Data to examine:
=== Begin Enclosure ===
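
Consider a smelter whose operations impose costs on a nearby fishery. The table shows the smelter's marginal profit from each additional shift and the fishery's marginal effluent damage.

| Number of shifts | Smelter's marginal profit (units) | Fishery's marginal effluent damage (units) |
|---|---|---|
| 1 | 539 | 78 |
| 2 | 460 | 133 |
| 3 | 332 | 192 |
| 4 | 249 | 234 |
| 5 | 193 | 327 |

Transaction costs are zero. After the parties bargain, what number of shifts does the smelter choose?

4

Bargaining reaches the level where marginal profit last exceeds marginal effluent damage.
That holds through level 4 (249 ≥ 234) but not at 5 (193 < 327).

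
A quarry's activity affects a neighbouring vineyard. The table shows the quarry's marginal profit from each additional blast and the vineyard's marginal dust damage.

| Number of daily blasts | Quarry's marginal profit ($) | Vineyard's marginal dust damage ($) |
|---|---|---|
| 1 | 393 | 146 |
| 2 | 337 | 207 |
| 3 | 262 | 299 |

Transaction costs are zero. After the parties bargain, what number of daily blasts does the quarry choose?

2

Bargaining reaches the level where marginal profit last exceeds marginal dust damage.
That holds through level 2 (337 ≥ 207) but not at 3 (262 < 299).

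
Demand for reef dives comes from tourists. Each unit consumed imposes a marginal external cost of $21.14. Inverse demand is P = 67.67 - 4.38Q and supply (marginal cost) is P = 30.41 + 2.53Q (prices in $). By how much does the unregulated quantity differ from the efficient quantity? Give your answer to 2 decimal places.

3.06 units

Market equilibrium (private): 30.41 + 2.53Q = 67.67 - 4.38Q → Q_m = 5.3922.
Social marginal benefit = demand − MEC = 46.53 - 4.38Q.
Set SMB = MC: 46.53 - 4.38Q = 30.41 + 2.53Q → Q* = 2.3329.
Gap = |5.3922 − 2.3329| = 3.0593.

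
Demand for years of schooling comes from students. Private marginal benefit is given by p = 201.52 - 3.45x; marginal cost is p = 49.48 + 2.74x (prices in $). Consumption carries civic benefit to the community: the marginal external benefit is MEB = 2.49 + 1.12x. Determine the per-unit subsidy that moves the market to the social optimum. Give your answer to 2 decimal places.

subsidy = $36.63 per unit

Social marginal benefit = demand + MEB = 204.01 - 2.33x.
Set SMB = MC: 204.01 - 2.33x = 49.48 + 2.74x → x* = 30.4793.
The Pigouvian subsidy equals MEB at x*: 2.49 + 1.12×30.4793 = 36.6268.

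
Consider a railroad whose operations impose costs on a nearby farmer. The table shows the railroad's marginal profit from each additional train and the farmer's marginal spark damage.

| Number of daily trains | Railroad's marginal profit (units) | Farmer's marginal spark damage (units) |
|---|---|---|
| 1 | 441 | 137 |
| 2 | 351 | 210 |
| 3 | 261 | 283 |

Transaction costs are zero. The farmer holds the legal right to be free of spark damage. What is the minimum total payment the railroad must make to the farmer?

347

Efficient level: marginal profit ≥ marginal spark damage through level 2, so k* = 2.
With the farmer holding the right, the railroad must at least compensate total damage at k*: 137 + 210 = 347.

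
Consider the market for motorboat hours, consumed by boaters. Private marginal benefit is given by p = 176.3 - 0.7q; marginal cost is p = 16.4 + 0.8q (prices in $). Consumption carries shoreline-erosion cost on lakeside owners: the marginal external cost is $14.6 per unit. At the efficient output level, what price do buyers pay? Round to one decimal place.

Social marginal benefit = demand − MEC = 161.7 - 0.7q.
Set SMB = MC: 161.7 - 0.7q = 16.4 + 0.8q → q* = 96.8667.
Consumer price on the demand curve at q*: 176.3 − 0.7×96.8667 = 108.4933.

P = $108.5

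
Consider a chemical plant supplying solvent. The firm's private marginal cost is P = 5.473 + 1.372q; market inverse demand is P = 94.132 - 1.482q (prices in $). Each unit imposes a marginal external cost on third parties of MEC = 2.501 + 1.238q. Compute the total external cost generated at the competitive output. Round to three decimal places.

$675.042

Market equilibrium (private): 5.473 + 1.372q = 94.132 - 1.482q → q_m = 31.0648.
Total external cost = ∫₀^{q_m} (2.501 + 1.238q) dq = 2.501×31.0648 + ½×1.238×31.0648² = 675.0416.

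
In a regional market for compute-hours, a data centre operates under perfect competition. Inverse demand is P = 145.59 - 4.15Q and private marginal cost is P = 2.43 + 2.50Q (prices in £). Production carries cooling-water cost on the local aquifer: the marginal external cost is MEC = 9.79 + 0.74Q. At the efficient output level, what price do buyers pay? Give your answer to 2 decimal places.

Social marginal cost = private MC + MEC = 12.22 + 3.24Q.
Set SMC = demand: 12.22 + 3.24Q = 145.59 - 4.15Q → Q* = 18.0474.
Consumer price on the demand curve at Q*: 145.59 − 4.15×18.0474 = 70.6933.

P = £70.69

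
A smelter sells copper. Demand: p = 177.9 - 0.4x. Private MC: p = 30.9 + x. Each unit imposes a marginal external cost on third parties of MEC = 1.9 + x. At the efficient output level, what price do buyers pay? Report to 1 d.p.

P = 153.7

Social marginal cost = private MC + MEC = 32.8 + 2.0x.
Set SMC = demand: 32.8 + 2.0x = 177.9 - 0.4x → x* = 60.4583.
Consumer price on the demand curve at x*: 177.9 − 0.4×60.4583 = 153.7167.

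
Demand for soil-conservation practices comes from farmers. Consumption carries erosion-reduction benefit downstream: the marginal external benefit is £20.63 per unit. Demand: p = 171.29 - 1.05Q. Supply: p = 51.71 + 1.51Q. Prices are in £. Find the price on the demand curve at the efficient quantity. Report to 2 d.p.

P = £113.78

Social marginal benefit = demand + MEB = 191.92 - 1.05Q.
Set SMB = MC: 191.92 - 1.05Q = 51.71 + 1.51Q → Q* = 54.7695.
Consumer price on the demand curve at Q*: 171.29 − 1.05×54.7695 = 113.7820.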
=== End Enclosure ===
=== Begin Enclosure ===
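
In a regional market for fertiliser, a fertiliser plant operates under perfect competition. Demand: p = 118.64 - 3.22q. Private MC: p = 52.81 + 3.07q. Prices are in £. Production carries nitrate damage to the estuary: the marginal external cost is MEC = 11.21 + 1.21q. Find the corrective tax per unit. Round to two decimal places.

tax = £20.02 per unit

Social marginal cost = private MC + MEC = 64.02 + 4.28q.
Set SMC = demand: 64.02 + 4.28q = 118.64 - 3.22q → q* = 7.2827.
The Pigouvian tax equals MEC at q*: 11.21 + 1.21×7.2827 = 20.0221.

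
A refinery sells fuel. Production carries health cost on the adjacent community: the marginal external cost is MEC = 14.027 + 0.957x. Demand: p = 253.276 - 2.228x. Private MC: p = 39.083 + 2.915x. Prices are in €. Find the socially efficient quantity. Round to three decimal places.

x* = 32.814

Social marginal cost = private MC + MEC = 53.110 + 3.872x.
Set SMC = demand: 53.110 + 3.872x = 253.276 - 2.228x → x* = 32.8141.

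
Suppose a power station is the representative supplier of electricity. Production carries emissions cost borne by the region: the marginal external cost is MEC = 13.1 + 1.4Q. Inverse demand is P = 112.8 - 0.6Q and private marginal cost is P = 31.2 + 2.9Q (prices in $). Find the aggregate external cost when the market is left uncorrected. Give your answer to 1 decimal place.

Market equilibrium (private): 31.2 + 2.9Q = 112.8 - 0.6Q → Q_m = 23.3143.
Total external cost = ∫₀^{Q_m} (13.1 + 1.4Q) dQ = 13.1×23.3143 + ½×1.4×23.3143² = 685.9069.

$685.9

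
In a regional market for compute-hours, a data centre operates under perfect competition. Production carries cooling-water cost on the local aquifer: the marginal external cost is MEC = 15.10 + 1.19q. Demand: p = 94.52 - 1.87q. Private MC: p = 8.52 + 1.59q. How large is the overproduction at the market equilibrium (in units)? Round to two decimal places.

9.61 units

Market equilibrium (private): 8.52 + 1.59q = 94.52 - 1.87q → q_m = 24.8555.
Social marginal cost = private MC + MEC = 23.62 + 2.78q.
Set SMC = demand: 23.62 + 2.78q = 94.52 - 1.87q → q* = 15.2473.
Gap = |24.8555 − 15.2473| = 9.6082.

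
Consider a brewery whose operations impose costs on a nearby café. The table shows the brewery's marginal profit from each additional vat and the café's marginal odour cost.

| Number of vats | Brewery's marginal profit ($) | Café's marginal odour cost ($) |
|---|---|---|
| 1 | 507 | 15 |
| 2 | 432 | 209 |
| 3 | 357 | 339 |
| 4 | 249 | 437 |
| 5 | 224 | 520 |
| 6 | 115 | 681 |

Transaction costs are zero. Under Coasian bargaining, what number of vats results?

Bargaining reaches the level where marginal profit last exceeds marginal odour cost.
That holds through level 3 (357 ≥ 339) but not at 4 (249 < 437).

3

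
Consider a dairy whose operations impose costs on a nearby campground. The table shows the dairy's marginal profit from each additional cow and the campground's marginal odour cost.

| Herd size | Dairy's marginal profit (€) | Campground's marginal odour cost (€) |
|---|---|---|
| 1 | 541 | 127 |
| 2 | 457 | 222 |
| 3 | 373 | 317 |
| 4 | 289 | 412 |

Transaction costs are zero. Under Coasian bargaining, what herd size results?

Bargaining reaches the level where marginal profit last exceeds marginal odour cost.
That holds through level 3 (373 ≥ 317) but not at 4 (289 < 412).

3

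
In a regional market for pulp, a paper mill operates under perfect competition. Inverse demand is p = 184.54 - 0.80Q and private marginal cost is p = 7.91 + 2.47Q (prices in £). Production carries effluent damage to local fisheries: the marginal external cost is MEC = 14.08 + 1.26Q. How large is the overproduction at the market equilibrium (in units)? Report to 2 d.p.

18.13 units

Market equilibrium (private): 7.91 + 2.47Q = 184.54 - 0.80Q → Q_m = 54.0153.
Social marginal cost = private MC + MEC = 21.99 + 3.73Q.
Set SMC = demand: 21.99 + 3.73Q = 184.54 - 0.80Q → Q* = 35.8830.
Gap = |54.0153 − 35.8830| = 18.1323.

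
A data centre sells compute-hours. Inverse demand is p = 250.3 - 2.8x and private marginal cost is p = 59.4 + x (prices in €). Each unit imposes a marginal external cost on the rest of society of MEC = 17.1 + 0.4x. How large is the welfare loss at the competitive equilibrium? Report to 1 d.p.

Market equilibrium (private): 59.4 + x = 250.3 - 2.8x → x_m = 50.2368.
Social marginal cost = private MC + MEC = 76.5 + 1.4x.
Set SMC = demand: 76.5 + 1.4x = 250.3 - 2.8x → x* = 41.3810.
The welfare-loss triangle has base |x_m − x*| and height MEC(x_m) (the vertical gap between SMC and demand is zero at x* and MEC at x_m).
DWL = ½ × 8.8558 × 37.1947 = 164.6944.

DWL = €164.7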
=== End Enclosure ===
=== Begin Enclosure ===
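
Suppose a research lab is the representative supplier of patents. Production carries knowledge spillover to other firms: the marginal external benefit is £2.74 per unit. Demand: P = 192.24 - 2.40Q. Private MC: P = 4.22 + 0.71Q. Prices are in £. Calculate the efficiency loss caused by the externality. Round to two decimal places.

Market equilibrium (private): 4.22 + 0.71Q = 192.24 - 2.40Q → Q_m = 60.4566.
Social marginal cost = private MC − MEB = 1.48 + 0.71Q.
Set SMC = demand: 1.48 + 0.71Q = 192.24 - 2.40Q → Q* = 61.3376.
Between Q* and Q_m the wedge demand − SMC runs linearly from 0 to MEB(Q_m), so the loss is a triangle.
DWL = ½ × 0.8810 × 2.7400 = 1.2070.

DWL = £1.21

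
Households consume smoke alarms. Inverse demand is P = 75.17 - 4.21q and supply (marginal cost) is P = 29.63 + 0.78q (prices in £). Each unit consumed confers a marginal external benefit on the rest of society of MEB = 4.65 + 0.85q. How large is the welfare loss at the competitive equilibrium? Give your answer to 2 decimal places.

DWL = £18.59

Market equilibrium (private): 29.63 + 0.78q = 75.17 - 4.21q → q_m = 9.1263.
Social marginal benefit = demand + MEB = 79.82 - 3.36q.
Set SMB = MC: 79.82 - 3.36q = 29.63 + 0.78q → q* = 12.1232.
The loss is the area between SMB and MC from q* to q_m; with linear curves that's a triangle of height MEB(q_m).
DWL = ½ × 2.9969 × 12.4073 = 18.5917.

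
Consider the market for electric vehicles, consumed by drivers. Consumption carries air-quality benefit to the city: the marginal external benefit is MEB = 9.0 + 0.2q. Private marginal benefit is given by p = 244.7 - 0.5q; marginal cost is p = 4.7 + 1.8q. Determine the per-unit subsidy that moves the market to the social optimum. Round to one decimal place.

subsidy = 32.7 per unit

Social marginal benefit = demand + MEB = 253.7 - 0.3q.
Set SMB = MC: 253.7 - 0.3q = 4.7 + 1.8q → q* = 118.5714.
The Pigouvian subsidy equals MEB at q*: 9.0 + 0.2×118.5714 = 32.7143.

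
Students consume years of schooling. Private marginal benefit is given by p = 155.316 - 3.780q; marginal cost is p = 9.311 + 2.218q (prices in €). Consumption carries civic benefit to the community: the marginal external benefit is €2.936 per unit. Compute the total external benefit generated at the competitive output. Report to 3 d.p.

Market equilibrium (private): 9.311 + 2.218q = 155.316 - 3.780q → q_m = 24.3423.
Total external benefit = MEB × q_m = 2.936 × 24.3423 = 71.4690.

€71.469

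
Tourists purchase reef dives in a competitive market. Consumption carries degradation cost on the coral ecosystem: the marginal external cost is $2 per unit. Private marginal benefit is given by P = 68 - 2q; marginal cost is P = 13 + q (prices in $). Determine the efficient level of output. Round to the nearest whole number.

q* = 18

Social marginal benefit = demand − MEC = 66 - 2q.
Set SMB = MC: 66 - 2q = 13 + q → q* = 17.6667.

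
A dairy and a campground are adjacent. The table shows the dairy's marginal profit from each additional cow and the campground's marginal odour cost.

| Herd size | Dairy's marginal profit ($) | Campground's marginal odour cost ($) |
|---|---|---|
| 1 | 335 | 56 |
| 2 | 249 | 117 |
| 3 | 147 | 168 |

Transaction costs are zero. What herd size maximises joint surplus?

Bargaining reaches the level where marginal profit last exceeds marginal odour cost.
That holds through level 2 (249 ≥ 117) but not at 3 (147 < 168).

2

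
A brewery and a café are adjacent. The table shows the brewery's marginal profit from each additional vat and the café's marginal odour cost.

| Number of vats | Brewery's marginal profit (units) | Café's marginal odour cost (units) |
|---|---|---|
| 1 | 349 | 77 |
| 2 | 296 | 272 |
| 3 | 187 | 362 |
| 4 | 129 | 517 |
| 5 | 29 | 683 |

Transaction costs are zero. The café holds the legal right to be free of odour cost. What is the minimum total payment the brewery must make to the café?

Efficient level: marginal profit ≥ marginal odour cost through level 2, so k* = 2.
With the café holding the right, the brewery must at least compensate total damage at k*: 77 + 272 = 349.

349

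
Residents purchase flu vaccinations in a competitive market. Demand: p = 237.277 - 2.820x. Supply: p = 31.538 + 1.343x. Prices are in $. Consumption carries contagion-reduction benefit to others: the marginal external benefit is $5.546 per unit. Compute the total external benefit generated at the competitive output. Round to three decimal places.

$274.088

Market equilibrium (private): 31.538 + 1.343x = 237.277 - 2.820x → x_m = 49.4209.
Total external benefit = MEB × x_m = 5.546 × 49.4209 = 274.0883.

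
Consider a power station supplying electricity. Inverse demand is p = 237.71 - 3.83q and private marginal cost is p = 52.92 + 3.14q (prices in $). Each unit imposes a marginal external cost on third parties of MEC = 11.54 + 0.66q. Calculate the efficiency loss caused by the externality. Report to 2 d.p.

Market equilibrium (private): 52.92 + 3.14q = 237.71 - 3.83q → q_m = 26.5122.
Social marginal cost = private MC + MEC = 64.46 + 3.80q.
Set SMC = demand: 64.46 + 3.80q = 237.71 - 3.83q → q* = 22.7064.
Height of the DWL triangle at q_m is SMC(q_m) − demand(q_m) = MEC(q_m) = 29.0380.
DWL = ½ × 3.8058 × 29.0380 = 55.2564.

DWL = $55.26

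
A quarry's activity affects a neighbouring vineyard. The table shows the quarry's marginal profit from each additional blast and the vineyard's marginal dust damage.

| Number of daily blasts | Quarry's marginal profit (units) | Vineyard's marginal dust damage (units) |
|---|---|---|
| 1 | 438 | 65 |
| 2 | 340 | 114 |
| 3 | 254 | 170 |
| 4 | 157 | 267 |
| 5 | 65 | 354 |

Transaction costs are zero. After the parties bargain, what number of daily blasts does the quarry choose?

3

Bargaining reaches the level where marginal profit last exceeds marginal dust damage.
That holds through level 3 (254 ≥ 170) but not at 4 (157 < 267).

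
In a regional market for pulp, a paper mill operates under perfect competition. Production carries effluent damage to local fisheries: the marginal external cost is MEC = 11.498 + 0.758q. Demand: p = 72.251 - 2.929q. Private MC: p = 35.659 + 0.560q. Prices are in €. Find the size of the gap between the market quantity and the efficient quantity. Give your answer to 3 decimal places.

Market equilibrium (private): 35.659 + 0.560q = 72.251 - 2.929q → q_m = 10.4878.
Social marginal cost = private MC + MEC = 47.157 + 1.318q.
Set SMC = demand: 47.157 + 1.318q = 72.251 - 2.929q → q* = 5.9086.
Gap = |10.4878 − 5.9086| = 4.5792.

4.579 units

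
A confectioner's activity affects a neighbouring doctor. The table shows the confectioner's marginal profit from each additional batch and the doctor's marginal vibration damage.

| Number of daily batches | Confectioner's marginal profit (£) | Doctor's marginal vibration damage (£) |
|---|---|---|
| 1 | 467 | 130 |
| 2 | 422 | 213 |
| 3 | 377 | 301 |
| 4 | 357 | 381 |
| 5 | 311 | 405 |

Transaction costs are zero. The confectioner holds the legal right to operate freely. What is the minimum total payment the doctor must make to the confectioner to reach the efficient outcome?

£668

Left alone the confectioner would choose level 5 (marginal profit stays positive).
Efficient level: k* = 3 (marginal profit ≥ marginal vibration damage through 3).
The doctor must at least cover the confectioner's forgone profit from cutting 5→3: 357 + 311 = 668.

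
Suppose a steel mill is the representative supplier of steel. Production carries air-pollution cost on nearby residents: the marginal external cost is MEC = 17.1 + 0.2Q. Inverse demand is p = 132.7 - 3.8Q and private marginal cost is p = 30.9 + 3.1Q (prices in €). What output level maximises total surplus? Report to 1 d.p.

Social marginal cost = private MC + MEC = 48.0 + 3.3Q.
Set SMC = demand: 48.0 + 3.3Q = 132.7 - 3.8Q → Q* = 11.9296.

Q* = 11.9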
=== End Enclosure ===
Task directions:
Your task for the entries above: copy exactly the span starting with the line with "Consider a smelter" and going on through the line with "193 | 327 |", both lines included, and nothing else.

Final answer:
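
Consider a smelter whose operations impose costs on a nearby fishery. The table shows the smelter's marginal profit from each additional shift and the fishery's marginal effluent damage.

| Number of shifts | Smelter's marginal profit (units) | Fishery's marginal effluent damage (units) |
|---|---|---|
| 1 | 539 | 78 |
| 2 | 460 | 133 |
| 3 | 332 | 192 |
| 4 | 249 | 234 |
| 5 | 193 | 327 |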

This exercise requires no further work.